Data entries
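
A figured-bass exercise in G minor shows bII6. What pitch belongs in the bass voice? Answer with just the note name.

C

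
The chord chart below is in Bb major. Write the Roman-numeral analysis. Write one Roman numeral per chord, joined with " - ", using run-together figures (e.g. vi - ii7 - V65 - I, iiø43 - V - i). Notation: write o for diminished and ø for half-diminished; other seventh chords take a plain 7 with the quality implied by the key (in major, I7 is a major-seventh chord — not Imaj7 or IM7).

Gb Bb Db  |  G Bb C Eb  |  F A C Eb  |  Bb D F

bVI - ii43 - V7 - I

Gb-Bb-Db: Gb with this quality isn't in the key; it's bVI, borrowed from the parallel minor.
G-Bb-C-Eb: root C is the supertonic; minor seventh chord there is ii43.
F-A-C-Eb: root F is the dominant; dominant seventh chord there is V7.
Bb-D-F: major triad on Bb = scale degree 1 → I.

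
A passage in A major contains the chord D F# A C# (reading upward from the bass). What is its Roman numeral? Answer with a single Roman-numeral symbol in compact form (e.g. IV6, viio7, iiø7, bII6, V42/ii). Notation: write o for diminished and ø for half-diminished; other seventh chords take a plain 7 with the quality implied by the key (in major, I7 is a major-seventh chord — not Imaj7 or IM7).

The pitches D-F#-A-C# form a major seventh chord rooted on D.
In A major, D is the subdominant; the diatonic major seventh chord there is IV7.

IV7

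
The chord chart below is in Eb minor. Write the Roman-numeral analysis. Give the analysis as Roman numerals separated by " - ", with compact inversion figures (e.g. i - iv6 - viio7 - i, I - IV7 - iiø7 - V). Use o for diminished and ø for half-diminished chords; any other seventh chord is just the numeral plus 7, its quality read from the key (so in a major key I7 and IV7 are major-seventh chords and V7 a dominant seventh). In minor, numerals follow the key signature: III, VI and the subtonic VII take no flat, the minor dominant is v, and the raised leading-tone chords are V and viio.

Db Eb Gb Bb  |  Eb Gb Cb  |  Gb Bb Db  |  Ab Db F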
---
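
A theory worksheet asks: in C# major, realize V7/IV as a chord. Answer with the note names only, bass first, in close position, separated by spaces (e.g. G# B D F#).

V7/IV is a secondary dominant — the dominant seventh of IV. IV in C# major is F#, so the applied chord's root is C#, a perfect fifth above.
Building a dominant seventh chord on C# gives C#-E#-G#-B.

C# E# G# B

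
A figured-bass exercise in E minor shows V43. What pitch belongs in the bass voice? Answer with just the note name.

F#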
==
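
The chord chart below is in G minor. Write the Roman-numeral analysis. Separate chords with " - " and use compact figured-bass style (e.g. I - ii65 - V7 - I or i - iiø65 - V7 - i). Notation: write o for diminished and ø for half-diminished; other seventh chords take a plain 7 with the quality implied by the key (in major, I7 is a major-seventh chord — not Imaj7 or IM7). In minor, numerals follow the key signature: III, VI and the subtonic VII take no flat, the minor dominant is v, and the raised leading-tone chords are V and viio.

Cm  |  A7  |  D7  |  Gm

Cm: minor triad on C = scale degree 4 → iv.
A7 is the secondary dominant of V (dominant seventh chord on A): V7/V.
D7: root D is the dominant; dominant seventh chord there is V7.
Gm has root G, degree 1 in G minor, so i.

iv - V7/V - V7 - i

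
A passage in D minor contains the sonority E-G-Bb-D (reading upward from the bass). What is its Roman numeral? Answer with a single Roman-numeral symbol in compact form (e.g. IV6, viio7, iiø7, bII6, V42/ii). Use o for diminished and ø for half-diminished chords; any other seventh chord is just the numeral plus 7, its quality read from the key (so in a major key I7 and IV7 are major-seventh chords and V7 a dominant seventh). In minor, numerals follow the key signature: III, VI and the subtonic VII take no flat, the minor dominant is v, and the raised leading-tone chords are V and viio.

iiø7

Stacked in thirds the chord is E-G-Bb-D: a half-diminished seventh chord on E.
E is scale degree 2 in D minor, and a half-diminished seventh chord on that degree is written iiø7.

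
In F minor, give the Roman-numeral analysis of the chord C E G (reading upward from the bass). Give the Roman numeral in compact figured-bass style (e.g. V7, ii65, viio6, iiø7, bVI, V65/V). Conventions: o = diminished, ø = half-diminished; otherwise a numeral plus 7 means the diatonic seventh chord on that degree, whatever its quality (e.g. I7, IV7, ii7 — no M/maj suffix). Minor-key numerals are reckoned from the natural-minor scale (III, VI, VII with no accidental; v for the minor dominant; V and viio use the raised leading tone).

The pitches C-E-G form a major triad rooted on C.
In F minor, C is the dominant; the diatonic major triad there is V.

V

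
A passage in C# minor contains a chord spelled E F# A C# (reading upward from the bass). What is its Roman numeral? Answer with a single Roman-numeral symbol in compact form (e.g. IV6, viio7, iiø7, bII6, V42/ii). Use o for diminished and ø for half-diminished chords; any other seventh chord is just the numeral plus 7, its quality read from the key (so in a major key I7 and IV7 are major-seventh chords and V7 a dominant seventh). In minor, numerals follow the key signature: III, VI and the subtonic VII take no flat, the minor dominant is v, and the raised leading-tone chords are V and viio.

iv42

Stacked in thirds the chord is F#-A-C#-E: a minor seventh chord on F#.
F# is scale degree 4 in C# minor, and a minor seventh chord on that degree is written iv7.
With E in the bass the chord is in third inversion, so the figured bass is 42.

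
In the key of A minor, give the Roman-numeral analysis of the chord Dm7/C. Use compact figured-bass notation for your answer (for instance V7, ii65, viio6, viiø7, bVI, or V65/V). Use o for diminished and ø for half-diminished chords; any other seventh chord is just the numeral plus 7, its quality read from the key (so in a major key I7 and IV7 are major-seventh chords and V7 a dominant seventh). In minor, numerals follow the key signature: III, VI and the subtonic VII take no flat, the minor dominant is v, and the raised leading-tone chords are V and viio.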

== Task to carry out ==
From the line that has "A passage in A" through the line that has "Db Eb Gb Bb", copy every line exactly as it appears above, and leave out all others.

== Written answer ==
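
A passage in A major contains the chord D F# A C# (reading upward from the bass). What is its Roman numeral? Answer with a single Roman-numeral symbol in compact form (e.g. IV6, viio7, iiø7, bII6, V42/ii). Notation: write o for diminished and ø for half-diminished; other seventh chords take a plain 7 with the quality implied by the key (in major, I7 is a major-seventh chord — not Imaj7 or IM7).

The pitches D-F#-A-C# form a major seventh chord rooted on D.
In A major, D is the subdominant; the diatonic major seventh chord there is IV7.

IV7

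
The chord chart below is in Eb minor. Write the Roman-numeral analysis. Give the analysis as Roman numerals separated by " - ", with compact inversion figures (e.g. i - iv6 - viio7 - i, I - IV7 - iiø7 - V). Use o for diminished and ø for half-diminished chords; any other seventh chord is just the numeral plus 7, its quality read from the key (so in a major key I7 and IV7 are major-seventh chords and V7 a dominant seventh). In minor, numerals follow the key signature: III, VI and the subtonic VII take no flat, the minor dominant is v, and the raised leading-tone chords are V and viio.

Db Eb Gb Bb  |  Eb Gb Cb  |  Gb Bb Db  |  Ab Db F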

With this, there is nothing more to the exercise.